--- Your objective ---
Find each line below containing the word "ages" and copy it.

Stored data
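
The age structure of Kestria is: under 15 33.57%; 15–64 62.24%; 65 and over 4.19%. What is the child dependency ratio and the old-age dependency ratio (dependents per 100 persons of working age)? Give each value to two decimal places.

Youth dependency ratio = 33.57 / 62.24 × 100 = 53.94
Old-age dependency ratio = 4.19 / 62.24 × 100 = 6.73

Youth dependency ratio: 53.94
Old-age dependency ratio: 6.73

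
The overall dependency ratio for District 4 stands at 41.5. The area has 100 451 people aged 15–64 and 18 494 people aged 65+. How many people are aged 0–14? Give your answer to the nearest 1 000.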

...

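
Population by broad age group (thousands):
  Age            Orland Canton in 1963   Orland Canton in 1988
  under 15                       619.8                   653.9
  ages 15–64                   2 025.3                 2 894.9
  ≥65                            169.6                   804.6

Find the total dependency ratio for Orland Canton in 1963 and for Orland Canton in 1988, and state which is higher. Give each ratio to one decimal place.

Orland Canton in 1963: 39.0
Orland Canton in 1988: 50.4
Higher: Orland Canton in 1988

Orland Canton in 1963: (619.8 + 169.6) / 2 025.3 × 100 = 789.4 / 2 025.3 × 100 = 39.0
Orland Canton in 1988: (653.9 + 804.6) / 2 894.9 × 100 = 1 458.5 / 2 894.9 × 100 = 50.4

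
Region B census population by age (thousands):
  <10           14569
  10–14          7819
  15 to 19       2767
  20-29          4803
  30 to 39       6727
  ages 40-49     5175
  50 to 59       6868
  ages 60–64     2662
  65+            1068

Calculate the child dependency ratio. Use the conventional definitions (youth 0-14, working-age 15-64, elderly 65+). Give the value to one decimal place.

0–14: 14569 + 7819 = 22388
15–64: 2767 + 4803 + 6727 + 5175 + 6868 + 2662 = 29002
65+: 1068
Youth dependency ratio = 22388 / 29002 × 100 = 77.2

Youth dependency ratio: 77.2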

--- Response to this task ---
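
  ages 15–64                   2 025.3                 2 894.9
  ages 40-49     5175
  ages 60–64     2662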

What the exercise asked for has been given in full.